(Records for processing Opens)
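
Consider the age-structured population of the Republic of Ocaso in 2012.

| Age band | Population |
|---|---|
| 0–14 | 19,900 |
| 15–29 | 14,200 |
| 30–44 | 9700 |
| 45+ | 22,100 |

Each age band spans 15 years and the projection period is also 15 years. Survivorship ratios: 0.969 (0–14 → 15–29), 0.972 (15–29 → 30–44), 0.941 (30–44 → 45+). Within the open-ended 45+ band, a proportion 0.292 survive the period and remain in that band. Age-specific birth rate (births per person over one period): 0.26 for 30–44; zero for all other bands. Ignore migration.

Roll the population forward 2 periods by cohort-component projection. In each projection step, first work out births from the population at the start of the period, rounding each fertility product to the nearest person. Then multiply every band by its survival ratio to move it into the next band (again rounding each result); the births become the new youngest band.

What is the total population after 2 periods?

Numbering the bands 1..4 from youngest to oldest:
— Period 1 —
Births: 9700 * 0.26 = 2522
Band 2: 19900 * 0.969 = 19283
Band 3: 14200 * 0.972 = 13802
Band 4: 9700 * 0.941 + 22100 * 0.292 = 9128 + 6453 = 15581
Population now: 0–14=2522, 15–29=19283, 30–44=13802, 45+=15581
— Period 2 —
Births: 13802 * 0.26 = 3589
Band 2: 2522 * 0.969 = 2444
Band 3: 19283 * 0.972 = 18743
Band 4: 13802 * 0.941 + 15581 * 0.292 = 12988 + 4550 = 17538
Population now: 0–14=3589, 15–29=2444, 30–44=18743, 45+=17538
Total after period 2: 3589 + 2444 + 18743 + 17538 = 42314

42314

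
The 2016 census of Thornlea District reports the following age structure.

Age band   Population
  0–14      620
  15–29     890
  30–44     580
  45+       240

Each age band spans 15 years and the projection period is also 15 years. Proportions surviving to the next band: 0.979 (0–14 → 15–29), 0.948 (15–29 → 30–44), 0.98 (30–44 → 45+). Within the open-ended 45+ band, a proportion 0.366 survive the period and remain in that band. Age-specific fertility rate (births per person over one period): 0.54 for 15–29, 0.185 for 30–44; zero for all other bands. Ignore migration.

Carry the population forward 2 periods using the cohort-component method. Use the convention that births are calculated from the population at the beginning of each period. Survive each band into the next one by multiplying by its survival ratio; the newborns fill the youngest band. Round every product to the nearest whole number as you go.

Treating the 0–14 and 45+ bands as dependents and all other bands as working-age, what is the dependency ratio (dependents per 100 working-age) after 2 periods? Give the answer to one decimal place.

Let group 1 be 0–14 through group 4 = 45+.
Period 1.
Births: 890 × 0.54 = 481 ; 580 × 0.185 = 107 → 588
Group 2: 620 × 0.979 = 607
Group 3: 890 × 0.948 = 844
Group 4: 580 × 0.98 + 240 × 0.366 = 568 + 88 = 656
→ [588, 607, 844, 656]
Period 2.
Births: 607 × 0.54 = 328 ; 844 × 0.185 = 156 → 484
Group 2: 588 × 0.979 = 576
Group 3: 607 × 0.948 = 575
Group 4: 844 × 0.98 + 656 × 0.366 = 827 + 240 = 1067
→ [484, 576, 575, 1067]
Dependents (band 0–14 + band 45+) = 484 + 1067 = 1551; working-age = 1151; ratio = 1551/1151 × 100 = 134.8

134.8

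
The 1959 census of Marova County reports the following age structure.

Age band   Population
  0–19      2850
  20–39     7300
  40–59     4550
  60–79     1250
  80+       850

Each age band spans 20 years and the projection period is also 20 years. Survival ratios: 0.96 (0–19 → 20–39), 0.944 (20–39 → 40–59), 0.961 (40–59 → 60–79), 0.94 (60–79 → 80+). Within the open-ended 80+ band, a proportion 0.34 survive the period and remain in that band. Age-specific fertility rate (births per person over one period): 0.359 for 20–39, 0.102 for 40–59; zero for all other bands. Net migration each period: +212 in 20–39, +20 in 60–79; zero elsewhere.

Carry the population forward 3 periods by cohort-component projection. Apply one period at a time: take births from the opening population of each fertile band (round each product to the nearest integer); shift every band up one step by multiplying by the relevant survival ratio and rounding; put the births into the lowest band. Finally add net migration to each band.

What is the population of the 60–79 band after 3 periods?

— Period 1 —
Births: 7300 × 0.359 = 2621  |  4550 × 0.102 = 464 ⇒ total 3085
20–39: 2850 × 0.96 = 2736
40–59: 7300 × 0.944 = 6891
60–79: 4550 × 0.961 = 4373
80+: 1250 × 0.94 + 850 × 0.34 = 1175 + 289 = 1464
Net migration: 20–39 + 212 → 2948; 60–79 + 20 → 4393
End of period: [3085, 2948, 6891, 4393, 1464]
— Period 2 —
Births: 2948 × 0.359 = 1058  |  6891 × 0.102 = 703 ⇒ total 1761
20–39: 3085 × 0.96 = 2962
40–59: 2948 × 0.944 = 2783
60–79: 6891 × 0.961 = 6622
80+: 4393 × 0.94 + 1464 × 0.34 = 4129 + 498 = 4627
Net migration: 20–39 + 212 → 3174; 60–79 + 20 → 6642
End of period: [1761, 3174, 2783, 6642, 4627]
— Period 3 —
Births: 3174 × 0.359 = 1139  |  2783 × 0.102 = 284 ⇒ total 1423
20–39: 1761 × 0.96 = 1691
40–59: 3174 × 0.944 = 2996
60–79: 2783 × 0.961 = 2674
80+: 6642 × 0.94 + 4627 × 0.34 = 6243 + 1573 = 7816
Net migration: 20–39 + 212 → 1903; 60–79 + 20 → 2694
End of period: [1423, 1903, 2996, 2694, 7816]

2694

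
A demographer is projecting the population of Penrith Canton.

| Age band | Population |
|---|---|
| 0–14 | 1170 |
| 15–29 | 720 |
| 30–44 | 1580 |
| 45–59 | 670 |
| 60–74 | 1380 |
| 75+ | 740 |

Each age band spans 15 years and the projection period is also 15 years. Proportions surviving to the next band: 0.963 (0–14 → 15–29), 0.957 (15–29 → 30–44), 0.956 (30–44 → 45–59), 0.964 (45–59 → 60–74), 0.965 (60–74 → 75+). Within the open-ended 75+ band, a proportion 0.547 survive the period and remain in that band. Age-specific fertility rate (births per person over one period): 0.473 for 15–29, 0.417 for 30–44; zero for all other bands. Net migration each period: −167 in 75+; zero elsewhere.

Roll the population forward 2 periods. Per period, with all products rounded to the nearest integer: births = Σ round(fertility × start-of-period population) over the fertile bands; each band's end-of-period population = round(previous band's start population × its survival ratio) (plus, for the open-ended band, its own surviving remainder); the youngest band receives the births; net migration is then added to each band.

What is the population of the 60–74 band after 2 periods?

1456

— Period 1 —
Births: 720 × 0.473 = 341, 1580 × 0.417 = 659 ⇒ total 1000
15–29: 1170 × 0.963 = 1127
30–44: 720 × 0.957 = 689
45–59: 1580 × 0.956 = 1510
60–74: 670 × 0.964 = 646
75+: 1380 × 0.965 + 740 × 0.547 = 1332 + 405 = 1737
Net migration: 75+ − 167 → 1570
→ [1000, 1127, 689, 1510, 646, 1570]
— Period 2 —
Births: 1127 × 0.473 = 533, 689 × 0.417 = 287 ⇒ total 820
15–29: 1000 × 0.963 = 963
30–44: 1127 × 0.957 = 1079
45–59: 689 × 0.956 = 659
60–74: 1510 × 0.964 = 1456
75+: 646 × 0.965 + 1570 × 0.547 = 623 + 859 = 1482
Net migration: 75+ − 167 → 1315
→ [820, 963, 1079, 659, 1456, 1315]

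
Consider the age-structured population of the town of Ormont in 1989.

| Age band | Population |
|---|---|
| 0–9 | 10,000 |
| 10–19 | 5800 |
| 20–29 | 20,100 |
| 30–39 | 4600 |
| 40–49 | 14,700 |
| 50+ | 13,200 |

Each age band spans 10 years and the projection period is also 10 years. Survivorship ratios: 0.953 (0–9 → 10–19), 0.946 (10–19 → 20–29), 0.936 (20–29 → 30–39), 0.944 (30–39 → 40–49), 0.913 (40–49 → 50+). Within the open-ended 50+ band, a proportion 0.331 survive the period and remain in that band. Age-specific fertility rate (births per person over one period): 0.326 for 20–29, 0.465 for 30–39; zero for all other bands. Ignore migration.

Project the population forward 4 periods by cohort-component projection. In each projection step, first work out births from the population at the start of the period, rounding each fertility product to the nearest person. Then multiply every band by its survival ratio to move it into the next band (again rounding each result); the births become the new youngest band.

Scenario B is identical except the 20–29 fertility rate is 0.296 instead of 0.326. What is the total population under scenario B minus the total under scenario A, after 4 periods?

-1313

Numbering the groups 1..6 from youngest to oldest:
[period 1]
Births: 20100 * 0.326 = 6553, 4600 * 0.465 = 2139 → total 8692
Group 2: 10000 * 0.953 = 9530
Group 3: 5800 * 0.946 = 5487
Group 4: 20100 * 0.936 = 18814
Group 5: 4600 * 0.944 = 4342
Group 6: 14700 * 0.913 + 13200 * 0.331 = 13421 + 4369 = 17790
Population now: 0–9=8692, 10–19=9530, 20–29=5487, 30–39=18814, 40–49=4342, 50+=17790
[period 2]
Births: 5487 * 0.326 = 1789, 18814 * 0.465 = 8749 → total 10538
Group 2: 8692 * 0.953 = 8283
Group 3: 9530 * 0.946 = 9015
Group 4: 5487 * 0.936 = 5136
Group 5: 18814 * 0.944 = 17760
Group 6: 4342 * 0.913 + 17790 * 0.331 = 3964 + 5888 = 9852
Population now: 0–9=10538, 10–19=8283, 20–29=9015, 30–39=5136, 40–49=17760, 50+=9852
[period 3]
Births: 9015 * 0.326 = 2939, 5136 * 0.465 = 2388 → total 5327
Group 2: 10538 * 0.953 = 10043
Group 3: 8283 * 0.946 = 7836
Group 4: 9015 * 0.936 = 8438
Group 5: 5136 * 0.944 = 4848
Group 6: 17760 * 0.913 + 9852 * 0.331 = 16215 + 3261 = 19476
Population now: 0–9=5327, 10–19=10043, 20–29=7836, 30–39=8438, 40–49=4848, 50+=19476
[period 4]
Births: 7836 * 0.326 = 2555, 8438 * 0.465 = 3924 → total 6479
Group 2: 5327 * 0.953 = 5077
Group 3: 10043 * 0.946 = 9501
Group 4: 7836 * 0.936 = 7334
Group 5: 8438 * 0.944 = 7965
Group 6: 4848 * 0.913 + 19476 * 0.331 = 4426 + 6447 = 10873
Population now: 0–9=6479, 10–19=5077, 20–29=9501, 30–39=7334, 40–49=7965, 50+=10873
Scenario A total after 4 periods: 47229
Scenario B projection —
[period 1]
Births: 20100 * 0.296 = 5950, 4600 * 0.465 = 2139 → total 8089
Group 2: 10000 * 0.953 = 9530
Group 3: 5800 * 0.946 = 5487
Group 4: 20100 * 0.936 = 18814
Group 5: 4600 * 0.944 = 4342
Group 6: 14700 * 0.913 + 13200 * 0.331 = 13421 + 4369 = 17790
Population now: 0–9=8089, 10–19=9530, 20–29=5487, 30–39=18814, 40–49=4342, 50+=17790
[period 2]
Births: 5487 * 0.296 = 1624, 18814 * 0.465 = 8749 → total 10373
Group 2: 8089 * 0.953 = 7709
Group 3: 9530 * 0.946 = 9015
Group 4: 5487 * 0.936 = 5136
Group 5: 18814 * 0.944 = 17760
Group 6: 4342 * 0.913 + 17790 * 0.331 = 3964 + 5888 = 9852
Population now: 0–9=10373, 10–19=7709, 20–29=9015, 30–39=5136, 40–49=17760, 50+=9852
[period 3]
Births: 9015 * 0.296 = 2668, 5136 * 0.465 = 2388 → total 5056
Group 2: 10373 * 0.953 = 9885
Group 3: 7709 * 0.946 = 7293
Group 4: 9015 * 0.936 = 8438
Group 5: 5136 * 0.944 = 4848
Group 6: 17760 * 0.913 + 9852 * 0.331 = 16215 + 3261 = 19476
Population now: 0–9=5056, 10–19=9885, 20–29=7293, 30–39=8438, 40–49=4848, 50+=19476
[period 4]
Births: 7293 * 0.296 = 2159, 8438 * 0.465 = 3924 → total 6083
Group 2: 5056 * 0.953 = 4818
Group 3: 9885 * 0.946 = 9351
Group 4: 7293 * 0.936 = 6826
Group 5: 8438 * 0.944 = 7965
Group 6: 4848 * 0.913 + 19476 * 0.331 = 4426 + 6447 = 10873
Population now: 0–9=6083, 10–19=4818, 20–29=9351, 30–39=6826, 40–49=7965, 50+=10873
Scenario B total after 4 periods: 45916
Difference B − A = 45916 − 47229 = -1313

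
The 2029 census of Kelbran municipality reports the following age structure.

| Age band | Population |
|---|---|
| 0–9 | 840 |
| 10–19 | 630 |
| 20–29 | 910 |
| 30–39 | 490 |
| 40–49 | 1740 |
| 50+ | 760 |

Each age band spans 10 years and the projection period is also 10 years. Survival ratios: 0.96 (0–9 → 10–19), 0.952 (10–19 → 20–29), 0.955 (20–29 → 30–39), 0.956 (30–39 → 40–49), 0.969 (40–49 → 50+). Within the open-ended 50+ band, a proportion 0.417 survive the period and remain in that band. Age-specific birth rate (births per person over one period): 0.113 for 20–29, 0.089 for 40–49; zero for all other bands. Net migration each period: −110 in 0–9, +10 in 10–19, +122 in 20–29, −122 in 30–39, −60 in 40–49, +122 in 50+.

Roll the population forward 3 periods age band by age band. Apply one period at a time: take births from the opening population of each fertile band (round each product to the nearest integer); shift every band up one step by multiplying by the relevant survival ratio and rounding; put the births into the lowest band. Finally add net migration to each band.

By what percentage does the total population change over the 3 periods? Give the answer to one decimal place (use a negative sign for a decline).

-46.1

[period 1]
Births: 910 × 0.113 = 103 ; 1740 × 0.089 = 155 ⇒ total 258
10–19: 840 × 0.96 = 806
20–29: 630 × 0.952 = 600
30–39: 910 × 0.955 = 869
40–49: 490 × 0.956 = 468
50+: 1740 × 0.969 + 760 × 0.417 = 1686 + 317 = 2003
Net migration: 0–9 − 110 → 148; 10–19 + 10 → 816; 20–29 + 122 → 722; 30–39 − 122 → 747; 40–49 − 60 → 408; 50+ + 122 → 2125
Population now: 0–9=148, 10–19=816, 20–29=722, 30–39=747, 40–49=408, 50+=2125
[period 2]
Births: 722 × 0.113 = 82 ; 408 × 0.089 = 36 ⇒ total 118
10–19: 148 × 0.96 = 142
20–29: 816 × 0.952 = 777
30–39: 722 × 0.955 = 690
40–49: 747 × 0.956 = 714
50+: 408 × 0.969 + 2125 × 0.417 = 395 + 886 = 1281
Net migration: 0–9 − 110 → 8; 10–19 + 10 → 152; 20–29 + 122 → 899; 30–39 − 122 → 568; 40–49 − 60 → 654; 50+ + 122 → 1403
Population now: 0–9=8, 10–19=152, 20–29=899, 30–39=568, 40–49=654, 50+=1403
[period 3]
Births: 899 × 0.113 = 102 ; 654 × 0.089 = 58 ⇒ total 160
10–19: 8 × 0.96 = 8
20–29: 152 × 0.952 = 145
30–39: 899 × 0.955 = 859
40–49: 568 × 0.956 = 543
50+: 654 × 0.969 + 1403 × 0.417 = 634 + 585 = 1219
Net migration: 0–9 − 110 → 50; 10–19 + 10 → 18; 20–29 + 122 → 267; 30–39 − 122 → 737; 40–49 − 60 → 483; 50+ + 122 → 1341
Population now: 0–9=50, 10–19=18, 20–29=267, 30–39=737, 40–49=483, 50+=1341
Total: 5370 → 2896; change = -2474; percentage change = -46.1%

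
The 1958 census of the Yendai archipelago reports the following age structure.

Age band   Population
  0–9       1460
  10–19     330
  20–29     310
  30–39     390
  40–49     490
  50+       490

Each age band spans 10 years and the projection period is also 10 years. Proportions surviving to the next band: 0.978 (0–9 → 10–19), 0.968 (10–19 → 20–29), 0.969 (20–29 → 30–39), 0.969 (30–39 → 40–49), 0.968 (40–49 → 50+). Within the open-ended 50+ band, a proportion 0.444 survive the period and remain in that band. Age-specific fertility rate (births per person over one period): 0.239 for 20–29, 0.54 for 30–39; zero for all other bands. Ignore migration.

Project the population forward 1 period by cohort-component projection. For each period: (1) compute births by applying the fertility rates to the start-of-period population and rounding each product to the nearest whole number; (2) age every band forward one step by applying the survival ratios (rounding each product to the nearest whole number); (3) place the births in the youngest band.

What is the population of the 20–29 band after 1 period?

(Groups numbered youngest = 1 to oldest = 6.)
— Period 1 —
Births: 310 * 0.239 = 74 ; 390 * 0.54 = 211 ⇒ total 285
Group 2: 1460 * 0.978 = 1428
Group 3: 330 * 0.968 = 319
Group 4: 310 * 0.969 = 300
Group 5: 390 * 0.969 = 378
Group 6: 490 * 0.968 + 490 * 0.444 = 474 + 218 = 692
End of period: [285, 1428, 319, 300, 378, 692]

319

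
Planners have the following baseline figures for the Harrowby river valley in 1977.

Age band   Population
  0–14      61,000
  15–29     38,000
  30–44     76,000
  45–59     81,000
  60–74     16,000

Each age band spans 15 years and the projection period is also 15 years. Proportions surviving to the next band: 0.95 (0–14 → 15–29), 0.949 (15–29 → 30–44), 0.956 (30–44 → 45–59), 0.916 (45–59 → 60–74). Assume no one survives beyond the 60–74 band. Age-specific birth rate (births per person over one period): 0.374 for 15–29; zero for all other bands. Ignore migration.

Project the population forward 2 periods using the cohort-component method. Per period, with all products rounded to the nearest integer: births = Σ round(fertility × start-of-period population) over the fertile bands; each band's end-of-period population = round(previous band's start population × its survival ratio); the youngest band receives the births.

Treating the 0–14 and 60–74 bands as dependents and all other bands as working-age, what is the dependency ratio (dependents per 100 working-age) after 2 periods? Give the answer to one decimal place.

[period 1]
Births: 38000 * 0.374 = 14212
15–29: 61000 * 0.95 = 57950
30–44: 38000 * 0.949 = 36062
45–59: 76000 * 0.956 = 72656
60–74: 81000 * 0.916 = 74196
Population now: 0–14=14212, 15–29=57950, 30–44=36062, 45–59=72656, 60–74=74196
[period 2]
Births: 57950 * 0.374 = 21673
15–29: 14212 * 0.95 = 13501
30–44: 57950 * 0.949 = 54995
45–59: 36062 * 0.956 = 34475
60–74: 72656 * 0.916 = 66553
Population now: 0–14=21673, 15–29=13501, 30–44=54995, 45–59=34475, 60–74=66553
Dependents (band 0–14 + band 60–74) = 21673 + 66553 = 88226; working-age = 102971; ratio = 88226/102971 × 100 = 85.7

85.7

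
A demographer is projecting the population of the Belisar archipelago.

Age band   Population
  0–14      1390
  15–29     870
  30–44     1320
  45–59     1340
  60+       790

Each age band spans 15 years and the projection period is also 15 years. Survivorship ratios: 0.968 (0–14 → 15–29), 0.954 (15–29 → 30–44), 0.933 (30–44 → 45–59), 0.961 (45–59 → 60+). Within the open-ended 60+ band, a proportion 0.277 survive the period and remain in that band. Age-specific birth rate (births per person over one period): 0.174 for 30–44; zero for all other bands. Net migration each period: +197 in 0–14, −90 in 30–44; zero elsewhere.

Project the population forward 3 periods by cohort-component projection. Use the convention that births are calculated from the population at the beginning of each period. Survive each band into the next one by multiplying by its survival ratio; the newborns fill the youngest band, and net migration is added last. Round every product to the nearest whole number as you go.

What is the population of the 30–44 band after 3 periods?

Let band 1 be 0–14 through band 5 = 60+.
Period 1.
Births: 1320 × 0.174 = 230
Band 2: 1390 × 0.968 = 1346
Band 3: 870 × 0.954 = 830
Band 4: 1320 × 0.933 = 1232
Band 5: 1340 × 0.961 + 790 × 0.277 = 1288 + 219 = 1507
Net migration: Band 1 + 197 → 427; Band 3 − 90 → 740
End of period: [427, 1346, 740, 1232, 1507]
Period 2.
Births: 740 × 0.174 = 129
Band 2: 427 × 0.968 = 413
Band 3: 1346 × 0.954 = 1284
Band 4: 740 × 0.933 = 690
Band 5: 1232 × 0.961 + 1507 × 0.277 = 1184 + 417 = 1601
Net migration: Band 1 + 197 → 326; Band 3 − 90 → 1194
End of period: [326, 413, 1194, 690, 1601]
Period 3.
Births: 1194 × 0.174 = 208
Band 2: 326 × 0.968 = 316
Band 3: 413 × 0.954 = 394
Band 4: 1194 × 0.933 = 1114
Band 5: 690 × 0.961 + 1601 × 0.277 = 663 + 443 = 1106
Net migration: Band 1 + 197 → 405; Band 3 − 90 → 304
End of period: [405, 316, 304, 1114, 1106]

304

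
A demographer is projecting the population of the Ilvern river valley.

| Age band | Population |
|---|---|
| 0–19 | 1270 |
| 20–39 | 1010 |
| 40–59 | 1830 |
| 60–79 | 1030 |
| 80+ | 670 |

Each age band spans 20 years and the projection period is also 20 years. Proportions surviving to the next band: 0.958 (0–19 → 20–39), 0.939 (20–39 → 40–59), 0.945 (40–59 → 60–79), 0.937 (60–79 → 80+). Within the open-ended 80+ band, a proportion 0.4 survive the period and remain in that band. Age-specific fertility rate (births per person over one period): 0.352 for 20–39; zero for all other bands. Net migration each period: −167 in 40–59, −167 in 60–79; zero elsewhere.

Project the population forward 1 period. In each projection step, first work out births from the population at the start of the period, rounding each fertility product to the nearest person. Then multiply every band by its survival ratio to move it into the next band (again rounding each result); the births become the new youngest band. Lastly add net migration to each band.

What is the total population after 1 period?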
(Records for processing Closes)
• What to produce:
Count how many lines of the data include the word "river". Your reply should be that number alone.

• Answer space:
2